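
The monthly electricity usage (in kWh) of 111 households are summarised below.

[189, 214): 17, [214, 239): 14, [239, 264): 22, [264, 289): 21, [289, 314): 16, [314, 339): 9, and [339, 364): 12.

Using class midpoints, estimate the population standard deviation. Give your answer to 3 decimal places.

46.399

Midpoints: 201.5, 226.5, 251.5, 276.5, 301.5, 326.5, 351.5
n = 111, Σfm = 29916.5, mean = 269.5180
Σfm² = 8301999.75
Σf(m − x̄)² = Σfm² − (Σfm)²/n = 8301999.75 − 29916.5²/111 = 238963.9640
Population variance = 238963.9640 / 111 = 2152.8285
Standard deviation = √2152.8285 = 46.3986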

→ **WHAT IS NEEDED**: This exercise requires all the entries to be written out again exactly.

→ **RESPONSE TO THIS EXERCISE**:
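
The monthly electricity usage (in kWh) of 111 households are summarised below.

[189, 214): 17, [214, 239): 14, [239, 264): 22, [264, 289): 21, [289, 314): 16, [314, 339): 9, and [339, 364): 12.

Using class midpoints, estimate the population standard deviation. Give your answer to 3 decimal places.

46.399

Midpoints: 201.5, 226.5, 251.5, 276.5, 301.5, 326.5, 351.5
n = 111, Σfm = 29916.5, mean = 269.5180
Σfm² = 8301999.75
Σf(m − x̄)² = Σfm² − (Σfm)²/n = 8301999.75 − 29916.5²/111 = 238963.9640
Population variance = 238963.9640 / 111 = 2152.8285
Standard deviation = √2152.8285 = 46.3986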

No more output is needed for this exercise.